## Dataset excerpts

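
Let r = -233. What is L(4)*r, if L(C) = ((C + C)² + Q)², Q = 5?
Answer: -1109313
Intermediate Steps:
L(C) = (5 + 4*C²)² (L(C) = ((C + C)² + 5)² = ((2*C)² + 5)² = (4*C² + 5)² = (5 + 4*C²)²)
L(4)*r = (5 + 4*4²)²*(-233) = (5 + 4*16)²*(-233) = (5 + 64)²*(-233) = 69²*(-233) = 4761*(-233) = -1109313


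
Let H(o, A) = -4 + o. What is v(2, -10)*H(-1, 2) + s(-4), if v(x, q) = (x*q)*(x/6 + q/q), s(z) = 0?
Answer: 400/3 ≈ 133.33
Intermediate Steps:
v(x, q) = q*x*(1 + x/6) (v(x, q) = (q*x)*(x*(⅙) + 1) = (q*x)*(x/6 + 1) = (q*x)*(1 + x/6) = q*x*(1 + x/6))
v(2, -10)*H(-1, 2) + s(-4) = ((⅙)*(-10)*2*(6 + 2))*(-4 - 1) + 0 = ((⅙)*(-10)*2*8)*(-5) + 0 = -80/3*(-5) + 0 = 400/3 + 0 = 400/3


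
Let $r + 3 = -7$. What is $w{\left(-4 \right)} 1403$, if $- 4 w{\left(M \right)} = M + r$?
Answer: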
==
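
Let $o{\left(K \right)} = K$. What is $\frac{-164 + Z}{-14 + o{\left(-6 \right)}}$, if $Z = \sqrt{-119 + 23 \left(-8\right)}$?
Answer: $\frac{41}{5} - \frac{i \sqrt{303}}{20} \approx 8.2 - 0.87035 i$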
* * *
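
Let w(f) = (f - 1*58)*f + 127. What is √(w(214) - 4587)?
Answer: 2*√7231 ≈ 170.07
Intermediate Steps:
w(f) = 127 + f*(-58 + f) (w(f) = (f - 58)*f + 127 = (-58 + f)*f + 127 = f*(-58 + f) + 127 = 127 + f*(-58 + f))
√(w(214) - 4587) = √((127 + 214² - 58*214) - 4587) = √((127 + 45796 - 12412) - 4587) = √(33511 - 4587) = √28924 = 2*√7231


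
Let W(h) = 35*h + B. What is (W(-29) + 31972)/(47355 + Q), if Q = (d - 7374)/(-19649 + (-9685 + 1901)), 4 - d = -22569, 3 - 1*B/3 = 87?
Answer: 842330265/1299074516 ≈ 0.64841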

## Work instruction
Taking the entries above, write out exactly the lines starting with the line containing "Let r = -233." and going on through the line containing "Answer: 400/3 ≈ 133.33", both included, and nothing else.

## Reply
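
Let r = -233. What is L(4)*r, if L(C) = ((C + C)² + Q)², Q = 5?
Answer: -1109313
Intermediate Steps:
L(C) = (5 + 4*C²)² (L(C) = ((C + C)² + 5)² = ((2*C)² + 5)² = (4*C² + 5)² = (5 + 4*C²)²)
L(4)*r = (5 + 4*4²)²*(-233) = (5 + 4*16)²*(-233) = (5 + 64)²*(-233) = 69²*(-233) = 4761*(-233) = -1109313


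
Let H(o, A) = -4 + o. What is v(2, -10)*H(-1, 2) + s(-4), if v(x, q) = (x*q)*(x/6 + q/q), s(z) = 0?
Answer: 400/3 ≈ 133.33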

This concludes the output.